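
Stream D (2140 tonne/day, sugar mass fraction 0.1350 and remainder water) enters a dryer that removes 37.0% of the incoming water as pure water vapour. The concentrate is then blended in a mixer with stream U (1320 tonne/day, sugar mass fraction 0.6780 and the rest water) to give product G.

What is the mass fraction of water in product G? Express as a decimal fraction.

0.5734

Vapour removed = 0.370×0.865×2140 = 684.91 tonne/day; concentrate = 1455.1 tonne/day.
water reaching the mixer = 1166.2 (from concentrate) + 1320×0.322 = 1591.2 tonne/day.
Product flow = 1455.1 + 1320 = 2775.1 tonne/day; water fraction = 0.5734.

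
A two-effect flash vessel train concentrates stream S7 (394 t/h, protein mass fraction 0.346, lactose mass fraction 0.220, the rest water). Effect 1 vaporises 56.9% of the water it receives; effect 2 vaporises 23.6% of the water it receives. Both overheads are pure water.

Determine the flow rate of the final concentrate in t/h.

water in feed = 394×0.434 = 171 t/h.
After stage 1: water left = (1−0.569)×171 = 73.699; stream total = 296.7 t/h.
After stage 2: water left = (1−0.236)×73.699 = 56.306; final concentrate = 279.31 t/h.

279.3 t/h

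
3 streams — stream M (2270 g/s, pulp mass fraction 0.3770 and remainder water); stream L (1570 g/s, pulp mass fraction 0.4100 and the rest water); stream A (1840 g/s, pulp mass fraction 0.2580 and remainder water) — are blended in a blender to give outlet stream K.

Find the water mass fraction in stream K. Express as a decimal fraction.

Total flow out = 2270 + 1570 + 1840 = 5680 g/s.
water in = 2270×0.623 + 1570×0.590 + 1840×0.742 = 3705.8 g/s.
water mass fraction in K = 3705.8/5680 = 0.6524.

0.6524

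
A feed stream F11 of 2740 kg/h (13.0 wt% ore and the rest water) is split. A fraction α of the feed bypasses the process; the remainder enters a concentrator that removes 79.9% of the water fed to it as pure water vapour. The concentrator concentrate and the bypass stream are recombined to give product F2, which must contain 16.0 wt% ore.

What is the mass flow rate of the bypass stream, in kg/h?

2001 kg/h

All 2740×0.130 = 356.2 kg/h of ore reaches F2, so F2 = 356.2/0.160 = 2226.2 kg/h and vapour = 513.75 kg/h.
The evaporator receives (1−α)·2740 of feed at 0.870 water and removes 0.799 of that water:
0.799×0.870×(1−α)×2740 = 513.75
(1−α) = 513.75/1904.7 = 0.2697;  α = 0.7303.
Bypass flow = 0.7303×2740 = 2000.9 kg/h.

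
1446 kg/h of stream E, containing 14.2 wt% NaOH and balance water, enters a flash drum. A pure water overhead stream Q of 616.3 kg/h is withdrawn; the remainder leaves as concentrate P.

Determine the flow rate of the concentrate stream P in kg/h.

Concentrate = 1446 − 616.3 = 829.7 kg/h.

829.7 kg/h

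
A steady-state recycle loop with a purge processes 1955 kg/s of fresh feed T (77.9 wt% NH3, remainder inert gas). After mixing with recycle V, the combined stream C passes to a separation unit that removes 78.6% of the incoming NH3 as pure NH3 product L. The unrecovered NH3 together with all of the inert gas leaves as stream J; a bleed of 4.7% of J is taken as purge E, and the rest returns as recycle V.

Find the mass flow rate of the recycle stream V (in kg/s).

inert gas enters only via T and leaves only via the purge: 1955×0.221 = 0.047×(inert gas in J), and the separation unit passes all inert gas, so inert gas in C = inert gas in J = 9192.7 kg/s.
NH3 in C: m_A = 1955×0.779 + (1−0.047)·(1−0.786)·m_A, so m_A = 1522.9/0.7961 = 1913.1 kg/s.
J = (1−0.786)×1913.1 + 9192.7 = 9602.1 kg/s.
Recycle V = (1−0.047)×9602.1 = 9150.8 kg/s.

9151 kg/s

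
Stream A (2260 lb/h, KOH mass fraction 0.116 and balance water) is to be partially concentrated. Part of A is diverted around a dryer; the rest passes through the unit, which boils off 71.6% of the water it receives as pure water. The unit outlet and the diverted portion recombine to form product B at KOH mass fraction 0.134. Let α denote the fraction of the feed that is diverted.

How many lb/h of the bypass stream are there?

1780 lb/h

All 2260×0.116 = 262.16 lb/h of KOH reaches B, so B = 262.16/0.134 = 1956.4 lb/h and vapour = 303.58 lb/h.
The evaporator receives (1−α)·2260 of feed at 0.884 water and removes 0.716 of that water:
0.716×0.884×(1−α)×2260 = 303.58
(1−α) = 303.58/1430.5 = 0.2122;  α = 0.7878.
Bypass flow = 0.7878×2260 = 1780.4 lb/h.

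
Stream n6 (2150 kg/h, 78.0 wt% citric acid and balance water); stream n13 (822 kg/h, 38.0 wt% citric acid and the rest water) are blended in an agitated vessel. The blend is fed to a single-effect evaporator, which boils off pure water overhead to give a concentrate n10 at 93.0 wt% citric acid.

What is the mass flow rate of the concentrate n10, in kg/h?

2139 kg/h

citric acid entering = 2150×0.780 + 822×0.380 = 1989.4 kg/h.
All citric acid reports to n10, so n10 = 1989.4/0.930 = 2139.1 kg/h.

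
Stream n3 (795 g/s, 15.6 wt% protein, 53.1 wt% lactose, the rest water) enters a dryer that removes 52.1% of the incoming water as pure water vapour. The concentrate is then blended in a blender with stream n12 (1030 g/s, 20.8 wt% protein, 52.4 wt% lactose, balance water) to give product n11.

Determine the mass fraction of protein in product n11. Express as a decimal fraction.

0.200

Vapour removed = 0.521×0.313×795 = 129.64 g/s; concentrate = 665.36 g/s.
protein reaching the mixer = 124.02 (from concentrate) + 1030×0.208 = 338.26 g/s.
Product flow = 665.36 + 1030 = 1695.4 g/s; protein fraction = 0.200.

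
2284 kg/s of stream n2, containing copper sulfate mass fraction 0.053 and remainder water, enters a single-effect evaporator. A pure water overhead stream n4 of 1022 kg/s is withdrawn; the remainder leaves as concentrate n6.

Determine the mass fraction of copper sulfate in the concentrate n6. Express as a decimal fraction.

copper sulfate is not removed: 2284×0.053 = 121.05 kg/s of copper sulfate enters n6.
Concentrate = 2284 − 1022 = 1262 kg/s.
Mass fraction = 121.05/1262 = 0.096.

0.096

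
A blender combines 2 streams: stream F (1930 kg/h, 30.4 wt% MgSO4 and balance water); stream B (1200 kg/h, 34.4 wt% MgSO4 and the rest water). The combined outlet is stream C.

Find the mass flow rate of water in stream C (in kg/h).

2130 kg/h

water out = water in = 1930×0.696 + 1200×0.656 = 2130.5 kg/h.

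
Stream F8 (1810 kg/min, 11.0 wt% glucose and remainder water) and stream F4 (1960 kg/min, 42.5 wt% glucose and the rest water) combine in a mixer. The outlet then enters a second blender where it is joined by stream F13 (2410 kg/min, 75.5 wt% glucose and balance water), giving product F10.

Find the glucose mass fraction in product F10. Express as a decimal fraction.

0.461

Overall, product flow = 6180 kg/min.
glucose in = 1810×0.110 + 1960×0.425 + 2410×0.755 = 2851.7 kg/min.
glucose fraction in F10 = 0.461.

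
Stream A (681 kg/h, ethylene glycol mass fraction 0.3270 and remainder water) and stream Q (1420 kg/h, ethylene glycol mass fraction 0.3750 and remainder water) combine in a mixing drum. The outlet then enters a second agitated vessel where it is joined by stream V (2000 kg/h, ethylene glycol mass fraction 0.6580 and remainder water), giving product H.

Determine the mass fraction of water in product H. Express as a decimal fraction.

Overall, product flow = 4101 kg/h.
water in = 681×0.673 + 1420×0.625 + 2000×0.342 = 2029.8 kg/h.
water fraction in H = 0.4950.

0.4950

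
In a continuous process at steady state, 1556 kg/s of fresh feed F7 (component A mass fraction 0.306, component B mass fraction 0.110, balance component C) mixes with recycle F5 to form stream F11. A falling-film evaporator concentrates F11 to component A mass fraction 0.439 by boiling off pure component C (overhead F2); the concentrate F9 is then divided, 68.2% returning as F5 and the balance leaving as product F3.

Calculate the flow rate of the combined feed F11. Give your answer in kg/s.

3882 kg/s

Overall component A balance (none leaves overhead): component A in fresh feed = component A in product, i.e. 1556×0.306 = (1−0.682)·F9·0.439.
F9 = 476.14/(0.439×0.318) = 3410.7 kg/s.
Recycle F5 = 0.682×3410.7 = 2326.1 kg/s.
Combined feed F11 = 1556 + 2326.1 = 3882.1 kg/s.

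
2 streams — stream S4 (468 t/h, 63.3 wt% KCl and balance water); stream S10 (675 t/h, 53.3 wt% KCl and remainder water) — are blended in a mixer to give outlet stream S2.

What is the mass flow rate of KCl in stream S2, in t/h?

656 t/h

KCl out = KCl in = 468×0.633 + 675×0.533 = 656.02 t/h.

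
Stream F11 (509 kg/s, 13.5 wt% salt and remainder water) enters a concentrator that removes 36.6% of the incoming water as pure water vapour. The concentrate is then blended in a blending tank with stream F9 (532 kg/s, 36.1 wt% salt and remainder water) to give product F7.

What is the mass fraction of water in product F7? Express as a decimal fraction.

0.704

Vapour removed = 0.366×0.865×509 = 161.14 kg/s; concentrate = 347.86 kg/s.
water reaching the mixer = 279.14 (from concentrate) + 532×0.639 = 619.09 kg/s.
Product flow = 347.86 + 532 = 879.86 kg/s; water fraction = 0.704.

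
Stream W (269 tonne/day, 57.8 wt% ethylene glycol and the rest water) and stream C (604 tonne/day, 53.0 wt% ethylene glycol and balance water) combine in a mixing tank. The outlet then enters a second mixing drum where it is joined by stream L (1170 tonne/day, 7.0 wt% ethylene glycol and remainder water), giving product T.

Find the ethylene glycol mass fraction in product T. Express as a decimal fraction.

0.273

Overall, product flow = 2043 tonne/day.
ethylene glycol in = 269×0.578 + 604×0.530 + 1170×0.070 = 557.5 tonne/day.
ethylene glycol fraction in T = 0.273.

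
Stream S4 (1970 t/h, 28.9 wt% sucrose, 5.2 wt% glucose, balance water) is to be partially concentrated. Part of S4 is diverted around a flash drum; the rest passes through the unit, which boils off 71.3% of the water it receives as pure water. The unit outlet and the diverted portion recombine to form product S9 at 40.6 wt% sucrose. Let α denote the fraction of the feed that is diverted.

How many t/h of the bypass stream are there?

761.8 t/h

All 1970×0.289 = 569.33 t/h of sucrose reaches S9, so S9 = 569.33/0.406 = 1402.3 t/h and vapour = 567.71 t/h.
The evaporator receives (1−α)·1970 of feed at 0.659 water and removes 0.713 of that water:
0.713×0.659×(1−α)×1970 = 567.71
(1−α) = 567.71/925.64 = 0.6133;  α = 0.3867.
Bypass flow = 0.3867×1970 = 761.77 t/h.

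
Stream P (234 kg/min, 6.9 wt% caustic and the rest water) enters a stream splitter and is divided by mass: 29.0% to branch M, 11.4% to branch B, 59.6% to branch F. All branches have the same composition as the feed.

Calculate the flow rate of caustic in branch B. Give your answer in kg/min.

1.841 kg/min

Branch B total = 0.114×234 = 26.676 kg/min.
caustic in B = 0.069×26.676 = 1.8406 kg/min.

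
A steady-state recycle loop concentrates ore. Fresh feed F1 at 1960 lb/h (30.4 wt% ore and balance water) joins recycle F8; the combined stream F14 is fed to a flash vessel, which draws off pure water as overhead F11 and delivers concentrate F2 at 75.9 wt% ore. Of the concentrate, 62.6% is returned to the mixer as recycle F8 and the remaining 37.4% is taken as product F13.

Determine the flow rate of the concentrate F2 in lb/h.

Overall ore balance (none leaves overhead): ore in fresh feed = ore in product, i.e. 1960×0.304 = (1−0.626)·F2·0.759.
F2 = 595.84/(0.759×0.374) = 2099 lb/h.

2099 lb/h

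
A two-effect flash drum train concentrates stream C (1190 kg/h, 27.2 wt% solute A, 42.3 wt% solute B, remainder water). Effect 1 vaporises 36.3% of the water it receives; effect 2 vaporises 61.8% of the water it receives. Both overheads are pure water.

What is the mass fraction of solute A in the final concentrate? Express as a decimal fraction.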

※ ※ ※

For the string "concentrator", find every line of the material that contains it, and copy each one.

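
A feed stream F11 of 2740 kg/h (13.0 wt% ore and the rest water) is split. A fraction α of the feed bypasses the process; the remainder enters a concentrator that removes 79.9% of the water fed to it as pure water vapour. The concentrator concentrate and the bypass stream are recombined to give product F2, which must contain 16.0 wt% ore.
Stream F11 (509 kg/s, 13.5 wt% salt and remainder water) enters a concentrator that removes 36.6% of the incoming water as pure water vapour. The concentrate is then blended in a blending tank with stream F9 (532 kg/s, 36.1 wt% salt and remainder water) to give product F7.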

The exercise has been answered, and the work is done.